> _To do_
The response should consist of the records that follow, printed exactly.

[Stored items]
• • • • •

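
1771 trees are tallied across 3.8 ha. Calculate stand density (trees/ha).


Formula: Stand Density = N_trees / Area_ha
Density = 1771 trees / 3.8 ha
Density = 466 trees/ha

466


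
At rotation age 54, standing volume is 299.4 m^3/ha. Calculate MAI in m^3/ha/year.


Formula: MAI = Total Volume / Stand Age
MAI = 299.4 m^3/ha / 54 years
MAI = 5.54 m^3/ha/year

5.54


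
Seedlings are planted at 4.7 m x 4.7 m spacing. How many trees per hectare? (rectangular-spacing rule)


Formula: TPH = 10000 m^2/ha / (spacing_x * spacing_y)
Area per tree = 4.7 m * 4.7 m = 22.09 m^2
TPH = 10000 / 22.09 = 453 trees/ha

453


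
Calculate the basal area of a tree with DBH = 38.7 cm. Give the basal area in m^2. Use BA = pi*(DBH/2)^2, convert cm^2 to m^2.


Formula: BA = pi * (DBH/2)^2 / 10000  (cm^2 to m^2)
Radius = DBH/2 = 38.7/2 = 19.35 cm
BA = pi * 19.35^2 / 10000
   = 1176.283 cm^2 / 10000
   = 0.1176 m^2

0.1176


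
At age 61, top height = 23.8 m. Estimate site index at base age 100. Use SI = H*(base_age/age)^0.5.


Formula: SI = H_dom * (base_age / age)^0.5
Age ratio = 100 / 61 = 1.63934
sqrt(age_ratio) = 1.28037
SI = 23.8 * 1.28037 = 30.5 m

30.5


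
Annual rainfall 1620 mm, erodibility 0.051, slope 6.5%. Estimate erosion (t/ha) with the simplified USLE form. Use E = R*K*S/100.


Formula: E = R * K * S / 100  (simplified USLE)
R * K = 1620 * 0.051 = 82.62
E = 82.62 * 6.5 / 100 = 5.37 t/ha

5.37


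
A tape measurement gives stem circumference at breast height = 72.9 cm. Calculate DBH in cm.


Formula: DBH = C / pi
DBH = 72.9 / pi
pi = 3.14159...
DBH = 23.2 cm

23.2


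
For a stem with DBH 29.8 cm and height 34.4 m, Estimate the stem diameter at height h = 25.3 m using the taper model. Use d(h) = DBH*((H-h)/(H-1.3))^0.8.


Taper: d(h) = DBH * ((H - h) / (H - 1.3))^0.8
Numerator = H - h = 34.4 - 25.3 = 9.1 m
Denominator = H - 1.3 = 34.4 - 1.3 = 33.1 m
Ratio = 9.1 / 33.1 = 0.27492
d = 29.8 * 0.27492^0.8 = 10.6 cm

10.6


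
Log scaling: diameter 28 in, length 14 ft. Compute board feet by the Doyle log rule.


Doyle: BF = (D - 4)^2 * L / 16
Adjusted diameter = 28 - 4 = 24 in
(D-4)^2 = 24^2 = 576
BF = 576 * 14 / 16 = 504 BF

504


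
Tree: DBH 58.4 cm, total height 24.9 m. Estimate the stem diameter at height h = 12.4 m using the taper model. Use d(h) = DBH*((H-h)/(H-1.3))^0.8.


Taper: d(h) = DBH * ((H - h) / (H - 1.3))^0.8
Numerator = H - h = 24.9 - 12.4 = 12.5 m
Denominator = H - 1.3 = 24.9 - 1.3 = 23.6 m
Ratio = 12.5 / 23.6 = 0.52966
d = 58.4 * 0.52966^0.8 = 35.1 cm

35.1


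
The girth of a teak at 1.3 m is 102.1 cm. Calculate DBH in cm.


Formula: DBH = C / pi
DBH = 102.1 / pi
pi = 3.14159...
DBH = 32.5 cm

32.5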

• • • • •

> _Solution to this problem_
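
1771 trees are tallied across 3.8 ha. Calculate stand density (trees/ha).


Formula: Stand Density = N_trees / Area_ha
Density = 1771 trees / 3.8 ha
Density = 466 trees/ha

466


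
At rotation age 54, standing volume is 299.4 m^3/ha. Calculate MAI in m^3/ha/year.


Formula: MAI = Total Volume / Stand Age
MAI = 299.4 m^3/ha / 54 years
MAI = 5.54 m^3/ha/year

5.54


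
Seedlings are planted at 4.7 m x 4.7 m spacing. How many trees per hectare? (rectangular-spacing rule)


Formula: TPH = 10000 m^2/ha / (spacing_x * spacing_y)
Area per tree = 4.7 m * 4.7 m = 22.09 m^2
TPH = 10000 / 22.09 = 453 trees/ha

453


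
Calculate the basal area of a tree with DBH = 38.7 cm. Give the basal area in m^2. Use BA = pi*(DBH/2)^2, convert cm^2 to m^2.


Formula: BA = pi * (DBH/2)^2 / 10000  (cm^2 to m^2)
Radius = DBH/2 = 38.7/2 = 19.35 cm
BA = pi * 19.35^2 / 10000
   = 1176.283 cm^2 / 10000
   = 0.1176 m^2

0.1176


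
At age 61, top height = 23.8 m. Estimate site index at base age 100. Use SI = H*(base_age/age)^0.5.


Formula: SI = H_dom * (base_age / age)^0.5
Age ratio = 100 / 61 = 1.63934
sqrt(age_ratio) = 1.28037
SI = 23.8 * 1.28037 = 30.5 m

30.5


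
Annual rainfall 1620 mm, erodibility 0.051, slope 6.5%. Estimate erosion (t/ha) with the simplified USLE form. Use E = R*K*S/100.


Formula: E = R * K * S / 100  (simplified USLE)
R * K = 1620 * 0.051 = 82.62
E = 82.62 * 6.5 / 100 = 5.37 t/ha

5.37


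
A tape measurement gives stem circumference at breast height = 72.9 cm. Calculate DBH in cm.


Formula: DBH = C / pi
DBH = 72.9 / pi
pi = 3.14159...
DBH = 23.2 cm

23.2


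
For a stem with DBH 29.8 cm and height 34.4 m, Estimate the stem diameter at height h = 25.3 m using the taper model. Use d(h) = DBH*((H-h)/(H-1.3))^0.8.


Taper: d(h) = DBH * ((H - h) / (H - 1.3))^0.8
Numerator = H - h = 34.4 - 25.3 = 9.1 m
Denominator = H - 1.3 = 34.4 - 1.3 = 33.1 m
Ratio = 9.1 / 33.1 = 0.27492
d = 29.8 * 0.27492^0.8 = 10.6 cm

10.6


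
Log scaling: diameter 28 in, length 14 ft. Compute board feet by the Doyle log rule.


Doyle: BF = (D - 4)^2 * L / 16
Adjusted diameter = 28 - 4 = 24 in
(D-4)^2 = 24^2 = 576
BF = 576 * 14 / 16 = 504 BF

504


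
Tree: DBH 58.4 cm, total height 24.9 m. Estimate the stem diameter at height h = 12.4 m using the taper model. Use d(h) = DBH*((H-h)/(H-1.3))^0.8.


Taper: d(h) = DBH * ((H - h) / (H - 1.3))^0.8
Numerator = H - h = 24.9 - 12.4 = 12.5 m
Denominator = H - 1.3 = 24.9 - 1.3 = 23.6 m
Ratio = 12.5 / 23.6 = 0.52966
d = 58.4 * 0.52966^0.8 = 35.1 cm

35.1


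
The girth of a teak at 1.3 m is 102.1 cm. Calculate DBH in cm.


Formula: DBH = C / pi
DBH = 102.1 / pi
pi = 3.14159...
DBH = 32.5 cm

32.5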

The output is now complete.